ACTIVITY: Each entry below should be retyped exactly, with nothing omitted.
[[ DATA IN THIS EXERCISE open ]]
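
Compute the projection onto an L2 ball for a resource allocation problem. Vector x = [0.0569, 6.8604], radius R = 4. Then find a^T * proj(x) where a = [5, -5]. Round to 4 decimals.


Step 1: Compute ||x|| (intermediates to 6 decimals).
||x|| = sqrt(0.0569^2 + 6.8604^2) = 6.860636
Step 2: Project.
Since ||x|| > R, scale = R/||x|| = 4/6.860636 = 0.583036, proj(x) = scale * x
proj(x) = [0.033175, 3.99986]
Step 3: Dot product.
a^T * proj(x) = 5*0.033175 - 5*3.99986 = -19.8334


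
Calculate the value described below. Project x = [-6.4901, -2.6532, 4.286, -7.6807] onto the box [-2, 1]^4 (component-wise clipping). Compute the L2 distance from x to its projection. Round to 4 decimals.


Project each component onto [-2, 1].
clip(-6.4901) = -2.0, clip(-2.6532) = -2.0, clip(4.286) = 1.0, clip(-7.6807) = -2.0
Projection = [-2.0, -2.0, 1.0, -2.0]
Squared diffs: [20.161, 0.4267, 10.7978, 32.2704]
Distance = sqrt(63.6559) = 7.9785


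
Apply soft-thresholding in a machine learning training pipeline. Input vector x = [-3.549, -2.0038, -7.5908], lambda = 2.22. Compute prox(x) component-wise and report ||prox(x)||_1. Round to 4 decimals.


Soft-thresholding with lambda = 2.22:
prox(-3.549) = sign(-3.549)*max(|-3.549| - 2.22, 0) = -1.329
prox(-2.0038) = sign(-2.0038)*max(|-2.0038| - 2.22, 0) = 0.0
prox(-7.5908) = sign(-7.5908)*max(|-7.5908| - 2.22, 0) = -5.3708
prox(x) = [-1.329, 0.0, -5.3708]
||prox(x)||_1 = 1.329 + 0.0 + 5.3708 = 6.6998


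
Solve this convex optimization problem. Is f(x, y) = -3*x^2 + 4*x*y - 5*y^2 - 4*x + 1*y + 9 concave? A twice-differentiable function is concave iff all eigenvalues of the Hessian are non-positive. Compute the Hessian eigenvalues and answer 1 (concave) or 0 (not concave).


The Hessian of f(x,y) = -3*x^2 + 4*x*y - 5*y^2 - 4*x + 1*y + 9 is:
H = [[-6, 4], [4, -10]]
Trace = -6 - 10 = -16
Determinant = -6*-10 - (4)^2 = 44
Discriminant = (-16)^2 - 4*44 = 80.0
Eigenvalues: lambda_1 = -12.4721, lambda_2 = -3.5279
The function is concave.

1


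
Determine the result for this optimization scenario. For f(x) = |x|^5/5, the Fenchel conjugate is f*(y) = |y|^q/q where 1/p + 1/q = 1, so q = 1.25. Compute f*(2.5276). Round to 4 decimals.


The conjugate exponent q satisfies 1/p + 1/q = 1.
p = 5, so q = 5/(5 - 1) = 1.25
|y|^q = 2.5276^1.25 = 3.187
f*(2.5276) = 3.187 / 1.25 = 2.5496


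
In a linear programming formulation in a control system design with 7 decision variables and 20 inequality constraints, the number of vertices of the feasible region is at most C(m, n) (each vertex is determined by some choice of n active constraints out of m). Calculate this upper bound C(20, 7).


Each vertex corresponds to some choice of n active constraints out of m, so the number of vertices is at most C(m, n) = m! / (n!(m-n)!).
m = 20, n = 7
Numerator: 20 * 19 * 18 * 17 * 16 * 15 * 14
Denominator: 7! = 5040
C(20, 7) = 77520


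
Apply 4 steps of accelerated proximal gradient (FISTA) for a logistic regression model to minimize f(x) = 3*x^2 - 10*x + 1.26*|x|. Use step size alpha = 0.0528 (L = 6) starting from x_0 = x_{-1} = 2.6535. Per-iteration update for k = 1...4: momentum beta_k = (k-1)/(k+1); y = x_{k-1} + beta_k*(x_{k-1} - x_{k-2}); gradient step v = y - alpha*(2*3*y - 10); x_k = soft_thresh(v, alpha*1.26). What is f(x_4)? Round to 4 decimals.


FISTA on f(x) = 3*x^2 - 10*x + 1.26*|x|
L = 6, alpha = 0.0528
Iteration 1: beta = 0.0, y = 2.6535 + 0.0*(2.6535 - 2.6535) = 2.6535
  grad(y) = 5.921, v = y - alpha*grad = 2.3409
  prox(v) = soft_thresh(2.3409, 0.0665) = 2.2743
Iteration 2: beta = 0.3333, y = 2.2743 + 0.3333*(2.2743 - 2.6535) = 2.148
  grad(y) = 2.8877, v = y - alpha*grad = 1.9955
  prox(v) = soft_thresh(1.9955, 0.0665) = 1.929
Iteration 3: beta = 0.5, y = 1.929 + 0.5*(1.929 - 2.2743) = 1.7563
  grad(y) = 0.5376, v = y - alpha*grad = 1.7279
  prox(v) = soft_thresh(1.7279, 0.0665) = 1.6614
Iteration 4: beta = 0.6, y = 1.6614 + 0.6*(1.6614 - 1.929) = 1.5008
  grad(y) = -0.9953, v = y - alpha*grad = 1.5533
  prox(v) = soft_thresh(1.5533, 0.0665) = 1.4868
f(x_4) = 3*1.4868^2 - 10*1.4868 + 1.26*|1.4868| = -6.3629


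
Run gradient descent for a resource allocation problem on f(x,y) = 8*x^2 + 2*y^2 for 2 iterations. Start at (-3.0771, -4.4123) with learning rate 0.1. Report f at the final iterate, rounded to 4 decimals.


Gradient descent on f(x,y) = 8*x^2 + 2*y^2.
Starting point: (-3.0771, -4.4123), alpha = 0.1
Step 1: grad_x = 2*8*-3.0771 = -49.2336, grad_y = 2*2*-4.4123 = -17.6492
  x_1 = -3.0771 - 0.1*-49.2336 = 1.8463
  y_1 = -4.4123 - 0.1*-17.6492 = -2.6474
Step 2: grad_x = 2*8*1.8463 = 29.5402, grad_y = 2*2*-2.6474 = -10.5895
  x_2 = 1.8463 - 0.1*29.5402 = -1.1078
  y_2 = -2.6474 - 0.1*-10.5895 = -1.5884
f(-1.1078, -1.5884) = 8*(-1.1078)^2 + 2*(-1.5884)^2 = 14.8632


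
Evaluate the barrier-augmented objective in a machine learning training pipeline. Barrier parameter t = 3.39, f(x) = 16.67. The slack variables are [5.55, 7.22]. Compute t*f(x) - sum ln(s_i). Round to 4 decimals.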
[[ DATA IN THIS EXERCISE closed ]]
TASK RESPONSE:
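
Compute the projection onto an L2 ball for a resource allocation problem. Vector x = [0.0569, 6.8604], radius R = 4. Then find a^T * proj(x) where a = [5, -5]. Round to 4 decimals.


Step 1: Compute ||x|| (intermediates to 6 decimals).
||x|| = sqrt(0.0569^2 + 6.8604^2) = 6.860636
Step 2: Project.
Since ||x|| > R, scale = R/||x|| = 4/6.860636 = 0.583036, proj(x) = scale * x
proj(x) = [0.033175, 3.99986]
Step 3: Dot product.
a^T * proj(x) = 5*0.033175 - 5*3.99986 = -19.8334


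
Calculate the value described below. Project x = [-6.4901, -2.6532, 4.286, -7.6807] onto the box [-2, 1]^4 (component-wise clipping). Compute the L2 distance from x to its projection. Round to 4 decimals.


Project each component onto [-2, 1].
clip(-6.4901) = -2.0, clip(-2.6532) = -2.0, clip(4.286) = 1.0, clip(-7.6807) = -2.0
Projection = [-2.0, -2.0, 1.0, -2.0]
Squared diffs: [20.161, 0.4267, 10.7978, 32.2704]
Distance = sqrt(63.6559) = 7.9785


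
Apply soft-thresholding in a machine learning training pipeline. Input vector x = [-3.549, -2.0038, -7.5908], lambda = 2.22. Compute prox(x) component-wise and report ||prox(x)||_1. Round to 4 decimals.


Soft-thresholding with lambda = 2.22:
prox(-3.549) = sign(-3.549)*max(|-3.549| - 2.22, 0) = -1.329
prox(-2.0038) = sign(-2.0038)*max(|-2.0038| - 2.22, 0) = 0.0
prox(-7.5908) = sign(-7.5908)*max(|-7.5908| - 2.22, 0) = -5.3708
prox(x) = [-1.329, 0.0, -5.3708]
||prox(x)||_1 = 1.329 + 0.0 + 5.3708 = 6.6998


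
Solve this convex optimization problem. Is f(x, y) = -3*x^2 + 4*x*y - 5*y^2 - 4*x + 1*y + 9 concave? A twice-differentiable function is concave iff all eigenvalues of the Hessian are non-positive. Compute the Hessian eigenvalues and answer 1 (concave) or 0 (not concave).


The Hessian of f(x,y) = -3*x^2 + 4*x*y - 5*y^2 - 4*x + 1*y + 9 is:
H = [[-6, 4], [4, -10]]
Trace = -6 - 10 = -16
Determinant = -6*-10 - (4)^2 = 44
Discriminant = (-16)^2 - 4*44 = 80.0
Eigenvalues: lambda_1 = -12.4721, lambda_2 = -3.5279
The function is concave.

1


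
Determine the result for this optimization scenario. For f(x) = |x|^5/5, the Fenchel conjugate is f*(y) = |y|^q/q where 1/p + 1/q = 1, so q = 1.25. Compute f*(2.5276). Round to 4 decimals.


The conjugate exponent q satisfies 1/p + 1/q = 1.
p = 5, so q = 5/(5 - 1) = 1.25
|y|^q = 2.5276^1.25 = 3.187
f*(2.5276) = 3.187 / 1.25 = 2.5496


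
In a linear programming formulation in a control system design with 7 decision variables and 20 inequality constraints, the number of vertices of the feasible region is at most C(m, n) (each vertex is determined by some choice of n active constraints out of m). Calculate this upper bound C(20, 7).


Each vertex corresponds to some choice of n active constraints out of m, so the number of vertices is at most C(m, n) = m! / (n!(m-n)!).
m = 20, n = 7
Numerator: 20 * 19 * 18 * 17 * 16 * 15 * 14
Denominator: 7! = 5040
C(20, 7) = 77520


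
Apply 4 steps of accelerated proximal gradient (FISTA) for a logistic regression model to minimize f(x) = 3*x^2 - 10*x + 1.26*|x|. Use step size alpha = 0.0528 (L = 6) starting from x_0 = x_{-1} = 2.6535. Per-iteration update for k = 1...4: momentum beta_k = (k-1)/(k+1); y = x_{k-1} + beta_k*(x_{k-1} - x_{k-2}); gradient step v = y - alpha*(2*3*y - 10); x_k = soft_thresh(v, alpha*1.26). What is f(x_4)? Round to 4 decimals.


FISTA on f(x) = 3*x^2 - 10*x + 1.26*|x|
L = 6, alpha = 0.0528
Iteration 1: beta = 0.0, y = 2.6535 + 0.0*(2.6535 - 2.6535) = 2.6535
  grad(y) = 5.921, v = y - alpha*grad = 2.3409
  prox(v) = soft_thresh(2.3409, 0.0665) = 2.2743
Iteration 2: beta = 0.3333, y = 2.2743 + 0.3333*(2.2743 - 2.6535) = 2.148
  grad(y) = 2.8877, v = y - alpha*grad = 1.9955
  prox(v) = soft_thresh(1.9955, 0.0665) = 1.929
Iteration 3: beta = 0.5, y = 1.929 + 0.5*(1.929 - 2.2743) = 1.7563
  grad(y) = 0.5376, v = y - alpha*grad = 1.7279
  prox(v) = soft_thresh(1.7279, 0.0665) = 1.6614
Iteration 4: beta = 0.6, y = 1.6614 + 0.6*(1.6614 - 1.929) = 1.5008
  grad(y) = -0.9953, v = y - alpha*grad = 1.5533
  prox(v) = soft_thresh(1.5533, 0.0665) = 1.4868
f(x_4) = 3*1.4868^2 - 10*1.4868 + 1.26*|1.4868| = -6.3629


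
Run gradient descent for a resource allocation problem on f(x,y) = 8*x^2 + 2*y^2 for 2 iterations. Start at (-3.0771, -4.4123) with learning rate 0.1. Report f at the final iterate, rounded to 4 decimals.


Gradient descent on f(x,y) = 8*x^2 + 2*y^2.
Starting point: (-3.0771, -4.4123), alpha = 0.1
Step 1: grad_x = 2*8*-3.0771 = -49.2336, grad_y = 2*2*-4.4123 = -17.6492
  x_1 = -3.0771 - 0.1*-49.2336 = 1.8463
  y_1 = -4.4123 - 0.1*-17.6492 = -2.6474
Step 2: grad_x = 2*8*1.8463 = 29.5402, grad_y = 2*2*-2.6474 = -10.5895
  x_2 = 1.8463 - 0.1*29.5402 = -1.1078
  y_2 = -2.6474 - 0.1*-10.5895 = -1.5884
f(-1.1078, -1.5884) = 8*(-1.1078)^2 + 2*(-1.5884)^2 = 14.8632


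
Evaluate the barrier-augmented objective in a machine learning training pipeline. Barrier parameter t = 3.39, f(x) = 16.67. The slack variables are [5.55, 7.22]. Compute t*f(x) - sum ln(s_i). Round to 4 decimals.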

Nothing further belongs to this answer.